#### Aim of the exercise
Look for "A food processor" in the listing below, then copy exactly the line it appears in and all lines after it to the end, and nothing more.

#### Extracted information
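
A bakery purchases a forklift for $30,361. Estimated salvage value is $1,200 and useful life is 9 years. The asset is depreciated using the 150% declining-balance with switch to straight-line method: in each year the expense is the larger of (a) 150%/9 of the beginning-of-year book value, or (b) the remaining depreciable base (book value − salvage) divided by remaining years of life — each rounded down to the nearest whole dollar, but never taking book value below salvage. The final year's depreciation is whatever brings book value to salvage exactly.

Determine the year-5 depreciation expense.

$2,688

Depreciable base = $30,361 − $1,200 = $29,161.
Year 1: DB = ⌊$30,361 × 150%/9⌋ = $5,060; SL = ⌊$29,161/9⌋ = $3,240 → take DB $5,060. Book value $25,301.
Year 2: DB = ⌊$25,301 × 150%/9⌋ = $4,216; SL = ⌊$24,101/8⌋ = $3,012 → take DB $4,216. Book value $21,085.
Year 3: DB = ⌊$21,085 × 150%/9⌋ = $3,514; SL = ⌊$19,885/7⌋ = $2,840 → take DB $3,514. Book value $17,571.
Year 4: DB = ⌊$17,571 × 150%/9⌋ = $2,928; SL = ⌊$16,371/6⌋ = $2,728 → take DB $2,928. Book value $14,643.
Year 5: DB = ⌊$14,643 × 150%/9⌋ = $2,440; SL = ⌊$13,443/5⌋ = $2,688 → take SL $2,688. Book value $11,955.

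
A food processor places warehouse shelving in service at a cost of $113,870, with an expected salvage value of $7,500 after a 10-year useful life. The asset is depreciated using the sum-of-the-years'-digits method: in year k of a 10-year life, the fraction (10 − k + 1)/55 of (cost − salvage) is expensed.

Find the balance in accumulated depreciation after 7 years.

Depreciable base = $113,870 − $7,500 = $106,370.
Sum of the years' digits = 10+9+8+7+6+5+4+3+2+1 = 55.
Year 1: $106,370 × 10/55 = $19,340. Book value $94,530.
Year 2: $106,370 × 9/55 = $17,406. Book value $77,124.
Year 3: $106,370 × 8/55 = $15,472. Book value $61,652.
Year 4: $106,370 × 7/55 = $13,538. Book value $48,114.
Year 5: $106,370 × 6/55 = $11,604. Book value $36,510.
Year 6: $106,370 × 5/55 = $9,670. Book value $26,840.
Year 7: $106,370 × 4/55 = $7,736. Book value $19,104.
Accumulated through year 7 = $113,870 − $19,104 = $94,766.

$94,766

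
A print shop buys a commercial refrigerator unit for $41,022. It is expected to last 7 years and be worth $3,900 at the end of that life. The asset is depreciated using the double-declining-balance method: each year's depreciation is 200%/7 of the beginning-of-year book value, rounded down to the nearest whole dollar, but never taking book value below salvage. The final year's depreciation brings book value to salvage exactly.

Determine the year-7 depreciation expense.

Depreciable base = $41,022 − $3,900 = $37,122.
Year 1: ⌊$41,022 × 200%/7⌋ = $11,720. Book value $29,302.
Year 2: ⌊$29,302 × 200%/7⌋ = $8,372. Book value $20,930.
Year 3: ⌊$20,930 × 200%/7⌋ = $5,980. Book value $14,950.
Year 4: ⌊$14,950 × 200%/7⌋ = $4,271. Book value $10,679.
Year 5: ⌊$10,679 × 200%/7⌋ = $3,051. Book value $7,628.
Year 6: ⌊$7,628 × 200%/7⌋ = $2,179. Book value $5,449.
Year 7 (final): $5,449 − $3,900 = $1,549. Book value $3,900.

$1,549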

#### Reply
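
A food processor places warehouse shelving in service at a cost of $113,870, with an expected salvage value of $7,500 after a 10-year useful life. The asset is depreciated using the sum-of-the-years'-digits method: in year k of a 10-year life, the fraction (10 − k + 1)/55 of (cost − salvage) is expensed.

Find the balance in accumulated depreciation after 7 years.

Depreciable base = $113,870 − $7,500 = $106,370.
Sum of the years' digits = 10+9+8+7+6+5+4+3+2+1 = 55.
Year 1: $106,370 × 10/55 = $19,340. Book value $94,530.
Year 2: $106,370 × 9/55 = $17,406. Book value $77,124.
Year 3: $106,370 × 8/55 = $15,472. Book value $61,652.
Year 4: $106,370 × 7/55 = $13,538. Book value $48,114.
Year 5: $106,370 × 6/55 = $11,604. Book value $36,510.
Year 6: $106,370 × 5/55 = $9,670. Book value $26,840.
Year 7: $106,370 × 4/55 = $7,736. Book value $19,104.
Accumulated through year 7 = $113,870 − $19,104 = $94,766.

$94,766

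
A print shop buys a commercial refrigerator unit for $41,022. It is expected to last 7 years and be worth $3,900 at the end of that life. The asset is depreciated using the double-declining-balance method: each year's depreciation is 200%/7 of the beginning-of-year book value, rounded down to the nearest whole dollar, but never taking book value below salvage. The final year's depreciation brings book value to salvage exactly.

Determine the year-7 depreciation expense.

Depreciable base = $41,022 − $3,900 = $37,122.
Year 1: ⌊$41,022 × 200%/7⌋ = $11,720. Book value $29,302.
Year 2: ⌊$29,302 × 200%/7⌋ = $8,372. Book value $20,930.
Year 3: ⌊$20,930 × 200%/7⌋ = $5,980. Book value $14,950.
Year 4: ⌊$14,950 × 200%/7⌋ = $4,271. Book value $10,679.
Year 5: ⌊$10,679 × 200%/7⌋ = $3,051. Book value $7,628.
Year 6: ⌊$7,628 × 200%/7⌋ = $2,179. Book value $5,449.
Year 7 (final): $5,449 − $3,900 = $1,549. Book value $3,900.

$1,549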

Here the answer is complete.